**MATERIAL FOR THIS TASK**
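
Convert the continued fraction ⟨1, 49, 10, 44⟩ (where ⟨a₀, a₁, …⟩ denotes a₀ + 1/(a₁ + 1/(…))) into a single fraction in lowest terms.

a_0 = 1: 1/1
a_1 = 49: 50/49
a_2 = 10: 501/491
a_3 = 44: 22094/21653

22094/21653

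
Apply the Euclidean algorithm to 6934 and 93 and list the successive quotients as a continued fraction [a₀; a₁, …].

6934 = 74·93 + 52, so a_0 = 74
93 = 1·52 + 41, so a_1 = 1
52 = 1·41 + 11, so a_2 = 1
41 = 3·11 + 8, so a_3 = 3
11 = 1·8 + 3, so a_4 = 1
8 = 2·3 + 2, so a_5 = 2
3 = 1·2 + 1, so a_6 = 1
2 = 2·1 + 0, so a_7 = 2

[74; 1, 1, 3, 1, 2, 1, 2]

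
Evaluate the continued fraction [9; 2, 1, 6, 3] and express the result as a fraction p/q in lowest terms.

589/63

Start with 3.
6 + 1/(3/1) = 6 + 1/3 = 19/3
1 + 1/(19/3) = 1 + 3/19 = 22/19
2 + 1/(22/19) = 2 + 19/22 = 63/22
9 + 1/(63/22) = 9 + 22/63 = 589/63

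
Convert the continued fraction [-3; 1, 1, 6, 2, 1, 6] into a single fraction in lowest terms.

-675/274

a_0 = -3: -3/1
a_1 = 1: -2/1
a_2 = 1: -5/2
a_3 = 6: -32/13
a_4 = 2: -69/28
a_5 = 1: -101/41
a_6 = 6: -675/274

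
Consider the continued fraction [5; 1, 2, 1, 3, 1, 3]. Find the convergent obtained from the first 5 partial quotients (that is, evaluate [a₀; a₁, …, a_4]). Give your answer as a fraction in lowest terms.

86/15

Start with 3.
1 + 1/(3/1) = 1 + 1/3 = 4/3
2 + 1/(4/3) = 2 + 3/4 = 11/4
1 + 1/(11/4) = 1 + 4/11 = 15/11
5 + 1/(15/11) = 5 + 11/15 = 86/15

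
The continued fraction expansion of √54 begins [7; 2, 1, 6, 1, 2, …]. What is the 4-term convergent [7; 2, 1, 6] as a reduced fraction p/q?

Start with 6.
1 + 1/(6/1) = 1 + 1/6 = 7/6
2 + 1/(7/6) = 2 + 6/7 = 20/7
7 + 1/(20/7) = 7 + 7/20 = 147/20

147/20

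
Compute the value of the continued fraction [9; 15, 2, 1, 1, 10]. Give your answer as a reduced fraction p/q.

7397/816

Build up convergents one term at a time:
a_0 = 9: 9/1
a_1 = 15: 136/15
a_2 = 2: 281/31
a_3 = 1: 417/46
a_4 = 1: 698/77
a_5 = 10: 7397/816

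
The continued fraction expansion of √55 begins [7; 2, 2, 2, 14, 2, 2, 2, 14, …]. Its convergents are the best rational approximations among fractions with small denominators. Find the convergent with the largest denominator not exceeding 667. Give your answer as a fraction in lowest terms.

List convergents until the denominator exceeds the bound:
a_0 = 7: 7/1  (≤ bound)
a_1 = 2: 15/2  (≤ bound)
a_2 = 2: 37/5  (≤ bound)
a_3 = 2: 89/12  (≤ bound)
a_4 = 14: 1283/173  (≤ bound)
a_5 = 2: 2655/358  (≤ bound)
a_6 = 2: 6593/889  (> 667, stop)

2655/358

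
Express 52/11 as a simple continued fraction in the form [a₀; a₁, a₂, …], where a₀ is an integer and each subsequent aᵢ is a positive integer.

52 = 4·11 + 8, so a_0 = 4
11 = 1·8 + 3, so a_1 = 1
8 = 2·3 + 2, so a_2 = 2
3 = 1·2 + 1, so a_3 = 1
2 = 2·1 + 0, so a_4 = 2

[4; 1, 2, 1, 2]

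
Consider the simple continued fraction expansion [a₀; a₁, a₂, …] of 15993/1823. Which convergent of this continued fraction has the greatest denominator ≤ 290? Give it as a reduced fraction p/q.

List convergents until the denominator exceeds the bound:
a_0 = 8: 8/1  (≤ bound)
a_1 = 1: 9/1  (≤ bound)
a_2 = 3: 35/4  (≤ bound)
a_3 = 2: 79/9  (≤ bound)
a_4 = 2: 193/22  (≤ bound)
a_5 = 11: 2202/251  (≤ bound)
a_6 = 2: 4597/524  (> 290, stop)

2202/251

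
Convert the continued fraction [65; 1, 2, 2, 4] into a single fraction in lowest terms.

Start with 4.
2 + 1/(4/1) = 2 + 1/4 = 9/4
2 + 1/(9/4) = 2 + 4/9 = 22/9
1 + 1/(22/9) = 1 + 9/22 = 31/22
65 + 1/(31/22) = 65 + 22/31 = 2037/31

2037/31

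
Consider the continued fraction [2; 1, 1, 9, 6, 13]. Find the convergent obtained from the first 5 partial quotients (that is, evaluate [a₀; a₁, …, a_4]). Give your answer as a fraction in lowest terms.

293/116

Use the convergent recurrence hₖ = aₖ·hₖ₋₁ + hₖ₋₂ (and likewise for the denominators kₖ):
a_0 = 2: 2/1
a_1 = 1: 3/1
a_2 = 1: 5/2
a_3 = 9: 48/19
a_4 = 6: 293/116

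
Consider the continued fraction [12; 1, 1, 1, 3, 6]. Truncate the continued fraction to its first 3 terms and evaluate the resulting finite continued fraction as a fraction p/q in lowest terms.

Start with 1.
1 + 1/(1/1) = 1 + 1/1 = 2/1
12 + 1/(2/1) = 12 + 1/2 = 25/2

25/2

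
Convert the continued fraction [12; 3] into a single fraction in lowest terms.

Starting at the tail and folding back:
Start with 3.
12 + 1/(3/1) = 12 + 1/3 = 37/3

37/3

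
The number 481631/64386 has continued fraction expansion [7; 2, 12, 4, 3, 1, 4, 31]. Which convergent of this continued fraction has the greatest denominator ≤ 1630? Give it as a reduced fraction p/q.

3239/433

a_0 = 7: 7/1  (≤ bound)
a_1 = 2: 15/2  (≤ bound)
a_2 = 12: 187/25  (≤ bound)
a_3 = 4: 763/102  (≤ bound)
a_4 = 3: 2476/331  (≤ bound)
a_5 = 1: 3239/433  (≤ bound)
a_6 = 4: 15432/2063  (> 1630, stop)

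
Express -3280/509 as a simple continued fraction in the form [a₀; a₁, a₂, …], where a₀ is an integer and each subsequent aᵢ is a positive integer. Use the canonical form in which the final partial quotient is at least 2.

-3280 = -7·509 + 283, so a_0 = -7
509 = 1·283 + 226, so a_1 = 1
283 = 1·226 + 57, so a_2 = 1
226 = 3·57 + 55, so a_3 = 3
57 = 1·55 + 2, so a_4 = 1
55 = 27·2 + 1, so a_5 = 27
2 = 2·1 + 0, so a_6 = 2

[-7; 1, 1, 3, 1, 27, 2]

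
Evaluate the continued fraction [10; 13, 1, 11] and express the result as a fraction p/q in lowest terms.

Starting at the tail and folding back:
Start with 11.
1 + 1/(11/1) = 1 + 1/11 = 12/11
13 + 1/(12/11) = 13 + 11/12 = 167/12
10 + 1/(167/12) = 10 + 12/167 = 1682/167

1682/167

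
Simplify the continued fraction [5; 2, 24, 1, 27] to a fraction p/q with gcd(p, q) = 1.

Starting at the tail and folding back:
Start with 27.
1 + 1/(27/1) = 1 + 1/27 = 28/27
24 + 1/(28/27) = 24 + 27/28 = 699/28
2 + 1/(699/28) = 2 + 28/699 = 1426/699
5 + 1/(1426/699) = 5 + 699/1426 = 7829/1426

7829/1426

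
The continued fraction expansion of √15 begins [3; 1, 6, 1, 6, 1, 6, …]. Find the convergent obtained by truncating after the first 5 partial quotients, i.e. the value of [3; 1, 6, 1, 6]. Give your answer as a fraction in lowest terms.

213/55

a_0 = 3: 3/1
a_1 = 1: 4/1
a_2 = 6: 27/7
a_3 = 1: 31/8
a_4 = 6: 213/55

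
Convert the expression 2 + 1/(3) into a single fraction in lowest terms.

7/3

a_0 = 2: 2/1
a_1 = 3: 7/3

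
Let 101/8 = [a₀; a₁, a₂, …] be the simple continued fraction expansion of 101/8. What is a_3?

Apply division with remainder until the remainder is 0:
101 ÷ 8 → quotient 12, remainder 5
8 ÷ 5 → quotient 1, remainder 3
5 ÷ 3 → quotient 1, remainder 2
3 ÷ 2 → quotient 1, remainder 1

1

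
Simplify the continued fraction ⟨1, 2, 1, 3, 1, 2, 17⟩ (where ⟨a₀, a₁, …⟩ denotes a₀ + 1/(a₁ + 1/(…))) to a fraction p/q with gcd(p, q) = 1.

a_0 = 1: 1/1
a_1 = 2: 3/2
a_2 = 1: 4/3
a_3 = 3: 15/11
a_4 = 1: 19/14
a_5 = 2: 53/39
a_6 = 17: 920/677

920/677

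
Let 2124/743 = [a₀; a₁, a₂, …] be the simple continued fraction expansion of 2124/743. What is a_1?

Repeatedly divide and take the remainder:
2124 = 2·743 + 638, so a_0 = 2
743 = 1·638 + 105, so a_1 = 1

1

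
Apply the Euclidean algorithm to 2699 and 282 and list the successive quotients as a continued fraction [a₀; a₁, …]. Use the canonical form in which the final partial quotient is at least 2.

⌊2699/282⌋ = 9, remainder 161
⌊282/161⌋ = 1, remainder 121
⌊161/121⌋ = 1, remainder 40
⌊121/40⌋ = 3, remainder 1
⌊40/1⌋ = 40, remainder 0

[9; 1, 1, 3, 40]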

**PROBLEM DETAILS**
All lines from the one with "Convert the expression" to the end of the listing are to be printed exactly as given, both ends included.

**FINISHED EXERCISE**
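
Convert the expression 2 + 1/(3) into a single fraction in lowest terms.

7/3

a_0 = 2: 2/1
a_1 = 3: 7/3

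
Let 101/8 = [a₀; a₁, a₂, …] be the simple continued fraction expansion of 101/8. What is a_3?

Apply division with remainder until the remainder is 0:
101 ÷ 8 → quotient 12, remainder 5
8 ÷ 5 → quotient 1, remainder 3
5 ÷ 3 → quotient 1, remainder 2
3 ÷ 2 → quotient 1, remainder 1

1

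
Simplify the continued fraction ⟨1, 2, 1, 3, 1, 2, 17⟩ (where ⟨a₀, a₁, …⟩ denotes a₀ + 1/(a₁ + 1/(…))) to a fraction p/q with gcd(p, q) = 1.

a_0 = 1: 1/1
a_1 = 2: 3/2
a_2 = 1: 4/3
a_3 = 3: 15/11
a_4 = 1: 19/14
a_5 = 2: 53/39
a_6 = 17: 920/677

920/677

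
Let 2124/743 = [a₀; a₁, a₂, …] be the simple continued fraction expansion of 2124/743. What is a_1?

Repeatedly divide and take the remainder:
2124 = 2·743 + 638, so a_0 = 2
743 = 1·638 + 105, so a_1 = 1

1

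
Apply the Euclidean algorithm to 2699 and 282 and list the successive quotients as a continued fraction [a₀; a₁, …]. Use the canonical form in which the final partial quotient is at least 2.

⌊2699/282⌋ = 9, remainder 161
⌊282/161⌋ = 1, remainder 121
⌊161/121⌋ = 1, remainder 40
⌊121/40⌋ = 3, remainder 1
⌊40/1⌋ = 40, remainder 0

[9; 1, 1, 3, 40]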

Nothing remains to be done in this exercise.